Start at the line holding "Answer: 622860". Write out that line and each one after it to the end of the data, unchanged.

[[ Supplied records open ]]

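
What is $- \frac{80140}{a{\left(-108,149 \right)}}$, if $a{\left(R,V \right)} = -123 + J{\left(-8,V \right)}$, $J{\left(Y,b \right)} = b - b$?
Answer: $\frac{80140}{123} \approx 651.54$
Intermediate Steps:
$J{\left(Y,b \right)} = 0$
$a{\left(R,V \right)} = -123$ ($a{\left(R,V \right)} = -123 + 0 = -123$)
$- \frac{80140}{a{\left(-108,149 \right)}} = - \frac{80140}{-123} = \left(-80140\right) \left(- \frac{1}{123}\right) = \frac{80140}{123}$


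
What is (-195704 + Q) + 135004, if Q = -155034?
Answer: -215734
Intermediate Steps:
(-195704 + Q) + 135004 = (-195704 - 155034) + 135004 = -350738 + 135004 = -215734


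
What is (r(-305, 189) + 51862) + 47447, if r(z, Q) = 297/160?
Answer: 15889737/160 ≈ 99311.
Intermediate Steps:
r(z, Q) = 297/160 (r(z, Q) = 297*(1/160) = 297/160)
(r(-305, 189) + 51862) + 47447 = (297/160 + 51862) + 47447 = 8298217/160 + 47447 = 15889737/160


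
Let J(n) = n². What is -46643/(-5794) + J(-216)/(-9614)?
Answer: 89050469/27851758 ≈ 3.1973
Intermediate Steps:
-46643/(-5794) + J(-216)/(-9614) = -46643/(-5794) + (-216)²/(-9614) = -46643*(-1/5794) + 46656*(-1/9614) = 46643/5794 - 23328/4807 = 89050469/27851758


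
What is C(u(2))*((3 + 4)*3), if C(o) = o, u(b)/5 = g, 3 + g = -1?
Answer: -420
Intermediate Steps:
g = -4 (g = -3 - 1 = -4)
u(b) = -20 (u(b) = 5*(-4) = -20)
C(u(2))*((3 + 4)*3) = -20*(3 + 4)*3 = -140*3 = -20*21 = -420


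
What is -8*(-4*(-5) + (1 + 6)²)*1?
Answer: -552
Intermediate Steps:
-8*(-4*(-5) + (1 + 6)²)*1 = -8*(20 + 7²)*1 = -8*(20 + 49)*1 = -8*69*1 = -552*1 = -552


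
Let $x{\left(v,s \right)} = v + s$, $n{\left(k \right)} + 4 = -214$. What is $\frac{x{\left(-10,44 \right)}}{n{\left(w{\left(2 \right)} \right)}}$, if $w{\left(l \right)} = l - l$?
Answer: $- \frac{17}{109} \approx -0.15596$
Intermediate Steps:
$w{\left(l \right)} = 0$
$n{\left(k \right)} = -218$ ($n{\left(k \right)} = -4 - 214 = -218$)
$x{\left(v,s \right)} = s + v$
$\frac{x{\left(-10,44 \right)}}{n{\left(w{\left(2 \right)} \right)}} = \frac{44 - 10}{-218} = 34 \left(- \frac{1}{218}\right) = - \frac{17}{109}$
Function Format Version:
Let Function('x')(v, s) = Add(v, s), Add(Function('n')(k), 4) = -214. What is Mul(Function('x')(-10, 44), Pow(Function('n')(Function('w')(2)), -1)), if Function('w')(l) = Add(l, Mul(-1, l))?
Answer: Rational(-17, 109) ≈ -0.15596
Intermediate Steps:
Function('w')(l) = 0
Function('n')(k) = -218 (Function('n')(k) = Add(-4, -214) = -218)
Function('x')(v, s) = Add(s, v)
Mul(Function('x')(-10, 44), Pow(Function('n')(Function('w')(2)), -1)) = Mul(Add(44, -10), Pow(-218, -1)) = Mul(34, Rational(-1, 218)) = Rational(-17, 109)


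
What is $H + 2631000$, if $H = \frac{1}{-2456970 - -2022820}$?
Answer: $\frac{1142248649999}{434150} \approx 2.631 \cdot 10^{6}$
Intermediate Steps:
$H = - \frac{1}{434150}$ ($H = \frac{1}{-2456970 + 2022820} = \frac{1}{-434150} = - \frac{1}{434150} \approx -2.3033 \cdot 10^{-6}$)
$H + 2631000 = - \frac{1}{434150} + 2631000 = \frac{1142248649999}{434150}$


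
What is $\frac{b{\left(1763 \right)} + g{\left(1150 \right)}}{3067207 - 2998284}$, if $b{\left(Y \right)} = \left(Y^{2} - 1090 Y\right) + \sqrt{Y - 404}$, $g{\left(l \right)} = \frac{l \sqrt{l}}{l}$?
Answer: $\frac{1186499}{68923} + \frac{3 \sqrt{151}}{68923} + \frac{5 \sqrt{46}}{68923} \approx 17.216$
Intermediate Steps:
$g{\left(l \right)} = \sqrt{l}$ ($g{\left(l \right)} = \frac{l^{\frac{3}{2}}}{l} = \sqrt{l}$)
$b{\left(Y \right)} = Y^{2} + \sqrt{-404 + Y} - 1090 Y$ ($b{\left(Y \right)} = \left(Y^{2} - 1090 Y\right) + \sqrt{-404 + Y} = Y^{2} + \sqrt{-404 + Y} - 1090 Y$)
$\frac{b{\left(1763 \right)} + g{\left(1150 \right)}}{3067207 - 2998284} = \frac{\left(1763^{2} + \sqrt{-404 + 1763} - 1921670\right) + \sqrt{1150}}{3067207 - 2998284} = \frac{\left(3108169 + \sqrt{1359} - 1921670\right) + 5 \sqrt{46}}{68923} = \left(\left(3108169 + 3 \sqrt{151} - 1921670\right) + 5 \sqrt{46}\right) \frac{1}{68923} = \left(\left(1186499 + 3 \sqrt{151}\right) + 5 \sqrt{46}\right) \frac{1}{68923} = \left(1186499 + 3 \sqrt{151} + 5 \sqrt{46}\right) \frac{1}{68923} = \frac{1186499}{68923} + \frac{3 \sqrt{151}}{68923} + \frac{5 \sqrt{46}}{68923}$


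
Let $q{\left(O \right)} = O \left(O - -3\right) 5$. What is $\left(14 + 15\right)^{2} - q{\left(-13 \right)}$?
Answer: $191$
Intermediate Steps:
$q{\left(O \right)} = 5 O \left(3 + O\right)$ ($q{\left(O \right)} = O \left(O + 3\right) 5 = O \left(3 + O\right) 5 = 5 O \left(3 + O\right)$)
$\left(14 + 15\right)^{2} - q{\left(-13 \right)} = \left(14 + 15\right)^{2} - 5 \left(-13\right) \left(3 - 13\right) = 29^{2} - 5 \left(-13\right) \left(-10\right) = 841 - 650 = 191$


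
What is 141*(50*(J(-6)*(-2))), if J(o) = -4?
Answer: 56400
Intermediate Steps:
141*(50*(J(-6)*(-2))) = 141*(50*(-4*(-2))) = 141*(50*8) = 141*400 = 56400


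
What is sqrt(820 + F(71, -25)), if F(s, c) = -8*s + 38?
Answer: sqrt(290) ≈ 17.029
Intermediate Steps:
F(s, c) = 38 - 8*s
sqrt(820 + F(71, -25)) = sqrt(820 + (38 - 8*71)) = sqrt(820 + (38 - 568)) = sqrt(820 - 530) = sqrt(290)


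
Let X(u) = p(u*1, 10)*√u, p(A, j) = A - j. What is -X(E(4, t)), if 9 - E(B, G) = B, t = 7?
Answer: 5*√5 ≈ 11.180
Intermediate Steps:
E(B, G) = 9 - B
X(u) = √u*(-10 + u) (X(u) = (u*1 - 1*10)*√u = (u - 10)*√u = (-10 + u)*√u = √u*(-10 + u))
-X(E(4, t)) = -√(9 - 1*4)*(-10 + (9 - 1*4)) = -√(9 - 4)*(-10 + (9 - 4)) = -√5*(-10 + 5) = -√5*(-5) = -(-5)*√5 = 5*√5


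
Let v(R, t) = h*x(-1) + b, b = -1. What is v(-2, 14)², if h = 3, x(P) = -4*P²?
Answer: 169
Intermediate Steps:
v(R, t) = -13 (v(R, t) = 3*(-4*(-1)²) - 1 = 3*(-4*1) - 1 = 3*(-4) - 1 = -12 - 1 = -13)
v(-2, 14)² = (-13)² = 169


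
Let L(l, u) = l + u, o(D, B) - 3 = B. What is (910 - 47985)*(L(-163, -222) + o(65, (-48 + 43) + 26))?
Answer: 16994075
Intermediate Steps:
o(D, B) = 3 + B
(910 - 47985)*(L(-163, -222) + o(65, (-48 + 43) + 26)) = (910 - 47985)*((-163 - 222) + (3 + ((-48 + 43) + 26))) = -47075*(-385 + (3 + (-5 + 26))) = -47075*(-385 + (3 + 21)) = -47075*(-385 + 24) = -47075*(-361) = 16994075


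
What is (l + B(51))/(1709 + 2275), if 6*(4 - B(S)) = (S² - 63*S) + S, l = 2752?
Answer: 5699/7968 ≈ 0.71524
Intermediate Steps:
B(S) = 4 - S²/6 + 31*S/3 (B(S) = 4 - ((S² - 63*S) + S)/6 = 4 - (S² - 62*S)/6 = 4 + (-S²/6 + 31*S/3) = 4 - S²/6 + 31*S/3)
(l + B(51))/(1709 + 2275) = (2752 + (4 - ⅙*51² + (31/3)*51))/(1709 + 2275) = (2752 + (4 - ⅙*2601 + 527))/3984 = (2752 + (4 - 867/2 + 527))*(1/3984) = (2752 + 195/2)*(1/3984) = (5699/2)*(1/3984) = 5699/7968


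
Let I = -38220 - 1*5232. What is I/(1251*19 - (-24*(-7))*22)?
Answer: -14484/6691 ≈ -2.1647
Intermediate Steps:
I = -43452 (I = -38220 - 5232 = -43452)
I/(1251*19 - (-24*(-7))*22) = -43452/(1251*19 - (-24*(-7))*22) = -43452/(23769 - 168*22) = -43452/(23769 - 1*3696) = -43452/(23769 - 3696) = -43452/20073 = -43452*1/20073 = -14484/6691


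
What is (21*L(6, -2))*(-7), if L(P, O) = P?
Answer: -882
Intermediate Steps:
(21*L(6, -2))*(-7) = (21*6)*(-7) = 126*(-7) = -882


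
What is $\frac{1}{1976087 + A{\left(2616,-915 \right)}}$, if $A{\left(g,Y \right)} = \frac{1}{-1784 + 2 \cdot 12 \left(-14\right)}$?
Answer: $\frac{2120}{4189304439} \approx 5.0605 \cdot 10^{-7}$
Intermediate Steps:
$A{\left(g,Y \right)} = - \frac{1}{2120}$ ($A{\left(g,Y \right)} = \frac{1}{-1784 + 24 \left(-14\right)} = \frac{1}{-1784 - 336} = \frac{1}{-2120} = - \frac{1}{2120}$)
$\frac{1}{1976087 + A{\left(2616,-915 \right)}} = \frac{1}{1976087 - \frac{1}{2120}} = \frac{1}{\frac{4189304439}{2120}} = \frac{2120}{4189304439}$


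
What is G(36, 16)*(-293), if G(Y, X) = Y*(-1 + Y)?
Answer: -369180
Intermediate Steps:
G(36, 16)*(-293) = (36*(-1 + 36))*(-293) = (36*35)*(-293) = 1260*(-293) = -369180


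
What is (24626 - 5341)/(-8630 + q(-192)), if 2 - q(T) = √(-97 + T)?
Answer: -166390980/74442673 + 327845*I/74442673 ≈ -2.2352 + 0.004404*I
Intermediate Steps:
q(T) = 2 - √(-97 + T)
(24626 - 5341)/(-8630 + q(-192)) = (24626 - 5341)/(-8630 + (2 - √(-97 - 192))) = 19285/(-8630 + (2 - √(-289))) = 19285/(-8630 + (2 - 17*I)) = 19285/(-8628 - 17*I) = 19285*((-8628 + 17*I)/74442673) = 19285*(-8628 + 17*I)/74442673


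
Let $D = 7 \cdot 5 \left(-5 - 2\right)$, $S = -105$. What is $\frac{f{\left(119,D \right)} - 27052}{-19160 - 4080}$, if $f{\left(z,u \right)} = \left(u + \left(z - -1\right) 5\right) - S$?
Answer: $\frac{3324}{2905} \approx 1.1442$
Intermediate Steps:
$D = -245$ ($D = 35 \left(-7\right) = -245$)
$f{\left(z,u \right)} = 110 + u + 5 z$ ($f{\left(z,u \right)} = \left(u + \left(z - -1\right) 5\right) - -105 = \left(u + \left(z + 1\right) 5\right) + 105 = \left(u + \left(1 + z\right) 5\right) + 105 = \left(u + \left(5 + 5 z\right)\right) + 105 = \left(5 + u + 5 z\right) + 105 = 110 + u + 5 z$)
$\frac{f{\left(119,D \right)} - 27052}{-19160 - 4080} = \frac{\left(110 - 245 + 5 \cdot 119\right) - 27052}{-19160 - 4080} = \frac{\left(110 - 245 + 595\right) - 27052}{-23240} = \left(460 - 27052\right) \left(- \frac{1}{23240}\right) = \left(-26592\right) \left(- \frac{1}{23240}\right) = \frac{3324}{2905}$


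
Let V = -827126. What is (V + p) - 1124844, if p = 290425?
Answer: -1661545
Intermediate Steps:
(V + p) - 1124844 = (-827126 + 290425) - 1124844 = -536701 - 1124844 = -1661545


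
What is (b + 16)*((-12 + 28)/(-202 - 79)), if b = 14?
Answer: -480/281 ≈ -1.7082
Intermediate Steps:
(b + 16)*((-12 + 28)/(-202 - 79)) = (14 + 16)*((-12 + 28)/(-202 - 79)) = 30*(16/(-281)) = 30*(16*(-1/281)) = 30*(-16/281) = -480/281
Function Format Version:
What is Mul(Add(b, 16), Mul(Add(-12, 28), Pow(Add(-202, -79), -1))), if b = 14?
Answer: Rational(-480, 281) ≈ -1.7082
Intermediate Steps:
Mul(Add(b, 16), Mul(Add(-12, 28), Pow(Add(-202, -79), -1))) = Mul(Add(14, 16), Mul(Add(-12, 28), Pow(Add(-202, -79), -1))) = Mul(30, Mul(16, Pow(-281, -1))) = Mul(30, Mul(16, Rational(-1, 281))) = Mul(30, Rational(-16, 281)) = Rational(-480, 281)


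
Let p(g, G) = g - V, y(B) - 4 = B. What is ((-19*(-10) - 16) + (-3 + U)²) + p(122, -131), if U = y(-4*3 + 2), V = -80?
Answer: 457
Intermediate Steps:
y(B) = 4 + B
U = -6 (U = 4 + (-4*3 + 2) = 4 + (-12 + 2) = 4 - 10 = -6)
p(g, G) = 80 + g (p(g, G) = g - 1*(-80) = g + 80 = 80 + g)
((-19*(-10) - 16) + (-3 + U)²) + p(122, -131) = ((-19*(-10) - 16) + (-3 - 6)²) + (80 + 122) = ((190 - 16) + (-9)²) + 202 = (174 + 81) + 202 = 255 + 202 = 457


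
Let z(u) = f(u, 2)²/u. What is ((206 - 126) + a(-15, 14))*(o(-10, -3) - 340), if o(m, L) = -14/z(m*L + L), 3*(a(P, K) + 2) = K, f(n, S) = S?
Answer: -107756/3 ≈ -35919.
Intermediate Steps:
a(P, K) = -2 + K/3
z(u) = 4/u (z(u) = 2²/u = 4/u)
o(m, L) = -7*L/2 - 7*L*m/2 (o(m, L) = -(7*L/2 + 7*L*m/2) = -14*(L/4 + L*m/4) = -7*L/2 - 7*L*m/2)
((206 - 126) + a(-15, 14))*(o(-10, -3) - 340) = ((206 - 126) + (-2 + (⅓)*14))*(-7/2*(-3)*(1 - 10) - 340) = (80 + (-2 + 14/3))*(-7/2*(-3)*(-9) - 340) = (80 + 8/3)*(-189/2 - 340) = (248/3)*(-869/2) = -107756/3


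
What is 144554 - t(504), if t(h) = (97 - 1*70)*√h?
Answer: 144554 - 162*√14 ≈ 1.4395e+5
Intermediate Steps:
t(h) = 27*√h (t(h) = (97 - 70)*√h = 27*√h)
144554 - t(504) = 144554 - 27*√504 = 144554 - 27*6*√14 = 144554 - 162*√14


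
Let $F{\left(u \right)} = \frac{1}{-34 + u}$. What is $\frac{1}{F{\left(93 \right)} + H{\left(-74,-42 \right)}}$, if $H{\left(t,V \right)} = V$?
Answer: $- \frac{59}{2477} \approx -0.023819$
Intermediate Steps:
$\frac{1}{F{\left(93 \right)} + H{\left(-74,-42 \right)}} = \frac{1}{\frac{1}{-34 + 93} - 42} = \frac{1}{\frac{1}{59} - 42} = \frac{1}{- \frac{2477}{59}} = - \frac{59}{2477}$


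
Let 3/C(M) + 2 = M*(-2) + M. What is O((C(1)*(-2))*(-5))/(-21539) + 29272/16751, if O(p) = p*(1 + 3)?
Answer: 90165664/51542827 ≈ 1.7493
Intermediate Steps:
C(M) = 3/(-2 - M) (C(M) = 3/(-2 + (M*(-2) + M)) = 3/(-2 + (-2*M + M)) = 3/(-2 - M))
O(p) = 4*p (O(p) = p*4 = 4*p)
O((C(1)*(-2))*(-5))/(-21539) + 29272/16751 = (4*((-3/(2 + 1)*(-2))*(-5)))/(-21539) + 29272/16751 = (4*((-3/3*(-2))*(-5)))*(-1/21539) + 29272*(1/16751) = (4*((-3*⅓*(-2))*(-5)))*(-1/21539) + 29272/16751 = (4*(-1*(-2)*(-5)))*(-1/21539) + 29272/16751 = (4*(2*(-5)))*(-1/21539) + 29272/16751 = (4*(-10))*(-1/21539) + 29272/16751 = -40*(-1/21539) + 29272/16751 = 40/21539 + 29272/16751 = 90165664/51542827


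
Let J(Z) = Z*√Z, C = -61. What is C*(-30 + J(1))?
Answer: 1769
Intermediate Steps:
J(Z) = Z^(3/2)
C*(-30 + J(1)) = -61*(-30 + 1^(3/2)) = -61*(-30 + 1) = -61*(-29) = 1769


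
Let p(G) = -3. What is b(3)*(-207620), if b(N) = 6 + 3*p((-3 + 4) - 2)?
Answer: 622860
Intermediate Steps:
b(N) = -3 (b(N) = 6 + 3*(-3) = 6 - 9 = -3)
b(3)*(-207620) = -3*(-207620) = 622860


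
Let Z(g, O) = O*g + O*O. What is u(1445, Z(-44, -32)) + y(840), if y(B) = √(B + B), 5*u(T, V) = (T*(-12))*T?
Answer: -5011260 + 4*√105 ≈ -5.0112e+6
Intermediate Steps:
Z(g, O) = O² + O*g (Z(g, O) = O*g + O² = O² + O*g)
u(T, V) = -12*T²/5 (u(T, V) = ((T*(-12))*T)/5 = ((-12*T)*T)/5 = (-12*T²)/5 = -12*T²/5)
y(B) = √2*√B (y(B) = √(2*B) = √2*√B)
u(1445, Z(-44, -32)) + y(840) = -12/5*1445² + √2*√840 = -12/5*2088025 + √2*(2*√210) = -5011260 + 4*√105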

[[ Supplied records closed ]]

▶ Answer box
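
Answer: 622860
Intermediate Steps:
b(N) = -3 (b(N) = 6 + 3*(-3) = 6 - 9 = -3)
b(3)*(-207620) = -3*(-207620) = 622860


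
Let Z(g, O) = O*g + O*O. What is u(1445, Z(-44, -32)) + y(840), if y(B) = √(B + B), 5*u(T, V) = (T*(-12))*T?
Answer: -5011260 + 4*√105 ≈ -5.0112e+6
Intermediate Steps:
Z(g, O) = O² + O*g (Z(g, O) = O*g + O² = O² + O*g)
u(T, V) = -12*T²/5 (u(T, V) = ((T*(-12))*T)/5 = ((-12*T)*T)/5 = (-12*T²)/5 = -12*T²/5)
y(B) = √2*√B (y(B) = √(2*B) = √2*√B)
u(1445, Z(-44, -32)) + y(840) = -12/5*1445² + √2*√840 = -12/5*2088025 + √2*(2*√210) = -5011260 + 4*√105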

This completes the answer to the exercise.